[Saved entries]
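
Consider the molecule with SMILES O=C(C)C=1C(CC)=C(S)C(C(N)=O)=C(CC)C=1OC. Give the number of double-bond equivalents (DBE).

Degree of unsaturation = (number of rings) + (number of π bonds).
Ring closures in the SMILES: 1.
π bonds: 5 double bonds (each 1 DoU) → 5 DoU from unsaturation.
Total DoU = 1 + 5 = 6.

6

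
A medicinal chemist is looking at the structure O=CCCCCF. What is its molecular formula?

C5H9FO

Walk through each heavy atom and fill implicit hydrogens from standard valence (C 4, N 3, O 2, S 2, halogen 1):
  atom 1: O, bond orders sum to 2 (valence 2) → 0 H
  atom 2: C, bond orders sum to 3 (valence 4) → 1 H
  atom 3: C, bond orders sum to 2 (valence 4) → 2 H
  atom 4: C, bond orders sum to 2 (valence 4) → 2 H
  atom 5: C, bond orders sum to 2 (valence 4) → 2 H
  atom 6: C, bond orders sum to 2 (valence 4) → 2 H
  atom 7: F (halogen, monovalent) → 0 H
Totals → C:5, H:9, F:1, O:1.
In Hill order: C5H9FO.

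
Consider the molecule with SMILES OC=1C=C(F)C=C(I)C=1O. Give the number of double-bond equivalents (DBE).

4

Degree of unsaturation = (number of rings) + (number of π bonds).
Ring closures in the SMILES: 1.
π bonds: 3 double bonds (each 1 DoU) → 3 DoU from unsaturation.
Total DoU = 1 + 3 = 4.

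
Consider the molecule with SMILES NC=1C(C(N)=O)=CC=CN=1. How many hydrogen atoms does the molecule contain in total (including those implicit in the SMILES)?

7

Walk through each heavy atom and fill implicit hydrogens from standard valence (C 4, N 3, O 2, S 2, halogen 1):
  atom 1: N, bond orders sum to 1 (valence 3) → 2 H
  atom 2: C, bond orders sum to 4 (valence 4) → 0 H
  atom 3: C, bond orders sum to 4 (valence 4) → 0 H
  atom 4: C, bond orders sum to 4 (valence 4) → 0 H
  atom 5: N, bond orders sum to 1 (valence 3) → 2 H
  atom 6: O, bond orders sum to 2 (valence 2) → 0 H
  atom 7: C, bond orders sum to 3 (valence 4) → 1 H
  atom 8: C, bond orders sum to 3 (valence 4) → 1 H
  atom 9: C, bond orders sum to 3 (valence 4) → 1 H
  atom 10: N, bond orders sum to 3 (valence 3) → 0 H
Total hydrogens: 7.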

About this task => Once you have read the records above, write them out again exactly.

Solution for this task =>
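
Consider the molecule with SMILES O=C(C)C=1C(CC)=C(S)C(C(N)=O)=C(CC)C=1OC. Give the number of double-bond equivalents (DBE).

Degree of unsaturation = (number of rings) + (number of π bonds).
Ring closures in the SMILES: 1.
π bonds: 5 double bonds (each 1 DoU) → 5 DoU from unsaturation.
Total DoU = 1 + 5 = 6.

6

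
A medicinal chemist is looking at the structure O=CCCCCF. What is its molecular formula?

C5H9FO

Walk through each heavy atom and fill implicit hydrogens from standard valence (C 4, N 3, O 2, S 2, halogen 1):
  atom 1: O, bond orders sum to 2 (valence 2) → 0 H
  atom 2: C, bond orders sum to 3 (valence 4) → 1 H
  atom 3: C, bond orders sum to 2 (valence 4) → 2 H
  atom 4: C, bond orders sum to 2 (valence 4) → 2 H
  atom 5: C, bond orders sum to 2 (valence 4) → 2 H
  atom 6: C, bond orders sum to 2 (valence 4) → 2 H
  atom 7: F (halogen, monovalent) → 0 H
Totals → C:5, H:9, F:1, O:1.
In Hill order: C5H9FO.

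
Consider the molecule with SMILES OC=1C=C(F)C=C(I)C=1O. Give the number of double-bond equivalents (DBE).

4

Degree of unsaturation = (number of rings) + (number of π bonds).
Ring closures in the SMILES: 1.
π bonds: 3 double bonds (each 1 DoU) → 3 DoU from unsaturation.
Total DoU = 1 + 3 = 4.

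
Consider the molecule with SMILES NC=1C(C(N)=O)=CC=CN=1. How many hydrogen atoms does the molecule contain in total (including those implicit in the SMILES)?

7

Walk through each heavy atom and fill implicit hydrogens from standard valence (C 4, N 3, O 2, S 2, halogen 1):
  atom 1: N, bond orders sum to 1 (valence 3) → 2 H
  atom 2: C, bond orders sum to 4 (valence 4) → 0 H
  atom 3: C, bond orders sum to 4 (valence 4) → 0 H
  atom 4: C, bond orders sum to 4 (valence 4) → 0 H
  atom 5: N, bond orders sum to 1 (valence 3) → 2 H
  atom 6: O, bond orders sum to 2 (valence 2) → 0 H
  atom 7: C, bond orders sum to 3 (valence 4) → 1 H
  atom 8: C, bond orders sum to 3 (valence 4) → 1 H
  atom 9: C, bond orders sum to 3 (valence 4) → 1 H
  atom 10: N, bond orders sum to 3 (valence 3) → 0 H
Total hydrogens: 7.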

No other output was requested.